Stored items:
*****
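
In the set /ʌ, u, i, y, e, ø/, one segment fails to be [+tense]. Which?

ʌ

/ʌ/ is the mid back unrounded lax vowel, which is [−tense]; the rest — /ø, i, u, e, y/ — are [+tense].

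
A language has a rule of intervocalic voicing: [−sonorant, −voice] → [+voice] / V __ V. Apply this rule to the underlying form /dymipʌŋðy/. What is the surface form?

[dymibʌŋðy]

/p/ satisfies [−sonorant, −voice] and sits in V __ V. The [+voice] counterpart of the voiceless bilabial stop is /b/. Other segments in /dymipʌŋðy/ either fail the structural description or are not in the environment, so the surface form is [dymibʌŋðy].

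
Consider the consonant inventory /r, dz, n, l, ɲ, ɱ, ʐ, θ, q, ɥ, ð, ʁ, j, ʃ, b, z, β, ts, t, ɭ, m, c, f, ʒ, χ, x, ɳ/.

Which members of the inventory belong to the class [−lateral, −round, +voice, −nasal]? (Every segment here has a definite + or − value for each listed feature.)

Checking each segment against [−lateral], [−round], [+voice], [−nasal]: /r/ (alveolar trill), /dz/ (voiced alveolar affricate), /ʐ/ (voiced retroflex fricative), /ð/ (voiced dental fricative), /ʁ/ (voiced uvular fricative), /j/ (palatal glide), among others, satisfy every feature; every other segment in the inventory fails at least one.

r, dz, ʐ, ð, ʁ, j, b, z, β, ʒ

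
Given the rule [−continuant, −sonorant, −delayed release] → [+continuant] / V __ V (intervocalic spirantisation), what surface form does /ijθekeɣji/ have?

[ijθexeɣji]

The only segment in the rule's environment that also matches [−continuant, −sonorant, −delayed release] is /k/. Applying [+continuant] turns the voiceless velar stop into /x/ (voiceless velar fricative), giving [ijθexeɣji].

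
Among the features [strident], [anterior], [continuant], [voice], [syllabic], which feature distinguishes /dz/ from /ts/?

[voice]

The two segments share [+strident], [+anterior], [−continuant], [−syllabic]. The only feature from the list on which they differ: /dz/ is [+voice] while /ts/ is [−voice].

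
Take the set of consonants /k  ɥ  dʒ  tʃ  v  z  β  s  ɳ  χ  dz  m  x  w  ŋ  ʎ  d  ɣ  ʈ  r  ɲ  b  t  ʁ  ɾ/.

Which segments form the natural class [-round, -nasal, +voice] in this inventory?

dʒ, v, z, β, dz, ʎ, d, ɣ, r, b, ʁ, ɾ

Eliminate segments failing any feature: /k, tʃ, s, χ, x, ʈ, t/ are [-voice]; /ɥ, w/ are [+round]; /ɳ, m, ŋ, ɲ/ are [+nasal]. The remaining /dʒ, v, z, β, dz, ʎ, d, ɣ, r, b, ʁ, ɾ/ satisfy [-round], [-nasal], [+voice].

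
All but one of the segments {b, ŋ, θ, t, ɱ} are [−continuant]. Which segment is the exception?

/θ/ is the voiceless dental fricative, which is [+continuant]; the rest — /t, ŋ, b, ɱ/ — are [−continuant].

θ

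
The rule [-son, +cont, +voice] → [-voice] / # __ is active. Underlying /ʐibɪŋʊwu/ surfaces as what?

/ʐ/ satisfies [-son, +cont, +voice] and sits in # __. The [-voice] counterpart of the voiced retroflex fricative is /ʂ/. Other segments in /ʐibɪŋʊwu/ either fail the structural description or are not in the environment, so the surface form is [ʂibɪŋʊwu].

[ʂibɪŋʊwu]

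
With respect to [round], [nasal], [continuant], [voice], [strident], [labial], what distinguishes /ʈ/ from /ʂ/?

/ʈ/ is the voiceless retroflex stop and /ʂ/ is the voiceless retroflex fricative. Both are [−round], [−nasal], [−voice], [−labial]. /ʈ/ is [−continuant] while /ʂ/ is [+continuant]; /ʈ/ is [−strident] while /ʂ/ is [+strident], so the distinguishing features are [continuant], [strident].

[continuant], [strident]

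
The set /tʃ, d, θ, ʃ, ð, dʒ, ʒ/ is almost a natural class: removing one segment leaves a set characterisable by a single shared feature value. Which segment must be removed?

The remaining segments after removing /d/ share [+distributed]; /d/ (voiced alveolar stop) is [-distributed]. For every other candidate removal, the leftover set fails to share any single feature value that the removed segment lacks.

d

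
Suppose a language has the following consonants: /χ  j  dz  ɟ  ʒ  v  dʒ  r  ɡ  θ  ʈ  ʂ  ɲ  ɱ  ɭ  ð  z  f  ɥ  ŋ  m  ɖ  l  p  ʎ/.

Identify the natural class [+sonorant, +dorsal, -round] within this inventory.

Eliminate segments failing any feature: /χ, dz, ɟ, ʒ, v, dʒ, ɡ, θ, ʈ, ʂ, ð, z, f, ɖ, p/ are [-sonorant]; /r, ɱ, ɭ, m, l/ are [-dorsal]; /ɥ/ is [+round]. The remaining /j, ɲ, ŋ, ʎ/ satisfy [+sonorant], [+dorsal], [-round].

j, ɲ, ŋ, ʎ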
*****
*DIRECTIONS FOR THIS TASK:*
Copy each line of the data that contains the word "consonants", leaving the other lines out.

*SOLUTION FOR THIS EXERCISE:*
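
Take the set of consonants /k  ɥ  dʒ  tʃ  v  z  β  s  ɳ  χ  dz  m  x  w  ŋ  ʎ  d  ɣ  ʈ  r  ɲ  b  t  ʁ  ɾ/.
Suppose a language has the following consonants: /χ  j  dz  ɟ  ʒ  v  dʒ  r  ɡ  θ  ʈ  ʂ  ɲ  ɱ  ɭ  ð  z  f  ɥ  ŋ  m  ɖ  l  p  ʎ/.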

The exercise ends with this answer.